[Collected data]
-*-
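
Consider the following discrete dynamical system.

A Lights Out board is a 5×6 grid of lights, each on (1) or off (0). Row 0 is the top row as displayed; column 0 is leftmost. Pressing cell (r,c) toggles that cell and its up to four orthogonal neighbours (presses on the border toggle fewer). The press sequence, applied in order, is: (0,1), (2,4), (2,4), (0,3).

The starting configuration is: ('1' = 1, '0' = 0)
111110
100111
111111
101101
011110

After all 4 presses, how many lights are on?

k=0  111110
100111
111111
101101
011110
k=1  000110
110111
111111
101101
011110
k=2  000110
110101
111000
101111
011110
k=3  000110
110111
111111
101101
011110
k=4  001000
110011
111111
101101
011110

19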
-*-
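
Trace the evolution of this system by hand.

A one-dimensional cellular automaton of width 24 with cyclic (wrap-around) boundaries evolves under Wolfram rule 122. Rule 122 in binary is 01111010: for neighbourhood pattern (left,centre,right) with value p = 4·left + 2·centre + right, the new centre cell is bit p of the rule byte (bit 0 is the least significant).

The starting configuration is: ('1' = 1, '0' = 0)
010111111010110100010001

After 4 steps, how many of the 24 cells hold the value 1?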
-*-
> _Task statement_
Can you repeat, word for word, every line above from the one containing "Trace the evolution of this system by hand." down to the one containing "After 4 steps, how", including both?

> _Answer to this exercise_
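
Trace the evolution of this system by hand.

A one-dimensional cellular automaton of width 24 with cyclic (wrap-around) boundaries evolves under Wolfram rule 122. Rule 122 in binary is 01111010: for neighbourhood pattern (left,centre,right) with value p = 4·left + 2·centre + right, the new centre cell is bit p of the rule byte (bit 0 is the least significant).

The starting configuration is: ('1' = 1, '0' = 0)
010111111010110100010001

After 4 steps, how many of the 24 cells hold the value 1?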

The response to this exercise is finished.